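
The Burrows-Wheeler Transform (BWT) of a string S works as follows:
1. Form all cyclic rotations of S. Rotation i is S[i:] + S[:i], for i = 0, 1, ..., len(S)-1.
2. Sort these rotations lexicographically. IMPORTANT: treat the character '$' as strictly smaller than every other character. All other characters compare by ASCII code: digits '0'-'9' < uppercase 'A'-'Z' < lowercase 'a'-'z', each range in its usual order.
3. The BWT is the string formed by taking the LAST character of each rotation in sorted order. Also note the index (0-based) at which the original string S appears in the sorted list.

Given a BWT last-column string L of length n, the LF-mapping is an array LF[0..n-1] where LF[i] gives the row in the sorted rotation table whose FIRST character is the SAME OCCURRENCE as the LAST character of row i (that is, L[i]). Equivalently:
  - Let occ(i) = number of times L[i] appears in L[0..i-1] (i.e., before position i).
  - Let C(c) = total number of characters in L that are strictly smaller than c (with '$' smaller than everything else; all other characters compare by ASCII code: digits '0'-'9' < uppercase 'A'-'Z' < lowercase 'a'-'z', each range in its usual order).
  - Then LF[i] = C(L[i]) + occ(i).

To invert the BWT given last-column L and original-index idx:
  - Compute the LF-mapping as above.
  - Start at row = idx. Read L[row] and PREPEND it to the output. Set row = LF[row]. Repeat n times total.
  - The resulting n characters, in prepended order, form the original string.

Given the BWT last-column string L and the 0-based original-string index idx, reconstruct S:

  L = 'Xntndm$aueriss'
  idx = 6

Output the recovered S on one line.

LF mapping: 1 7 12 8 3 6 0 2 13 4 9 5 10 11
Walk LF starting at row 6, prepending L[row]:
  step 1: row=6, L[6]='$', prepend. Next row=LF[6]=0
  step 2: row=0, L[0]='X', prepend. Next row=LF[0]=1
  step 3: row=1, L[1]='n', prepend. Next row=LF[1]=7
  step 4: row=7, L[7]='a', prepend. Next row=LF[7]=2
  step 5: row=2, L[2]='t', prepend. Next row=LF[2]=12
  step 6: row=12, L[12]='s', prepend. Next row=LF[12]=10
  step 7: row=10, L[10]='r', prepend. Next row=LF[10]=9
  step 8: row=9, L[9]='e', prepend. Next row=LF[9]=4
  step 9: row=4, L[4]='d', prepend. Next row=LF[4]=3
  step 10: row=3, L[3]='n', prepend. Next row=LF[3]=8
  step 11: row=8, L[8]='u', prepend. Next row=LF[8]=13
  step 12: row=13, L[13]='s', prepend. Next row=LF[13]=11
  step 13: row=11, L[11]='i', prepend. Next row=LF[11]=5
  step 14: row=5, L[5]='m', prepend. Next row=LF[5]=6
Reversed output: misunderstanX$

Answer: misunderstanX$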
————
:: What is being asked ::
Return exactly, and only, the lines above starting at the line that contains "- Then LF[i] = C(L[i]) + occ(i)." and ending at the line that contains "- The resulting".

:: Exercise solution ::
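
  - Then LF[i] = C(L[i]) + occ(i).

To invert the BWT given last-column L and original-index idx:
  - Compute the LF-mapping as above.
  - Start at row = idx. Read L[row] and PREPEND it to the output. Set row = LF[row]. Repeat n times total.
  - The resulting n characters, in prepended order, form the original string.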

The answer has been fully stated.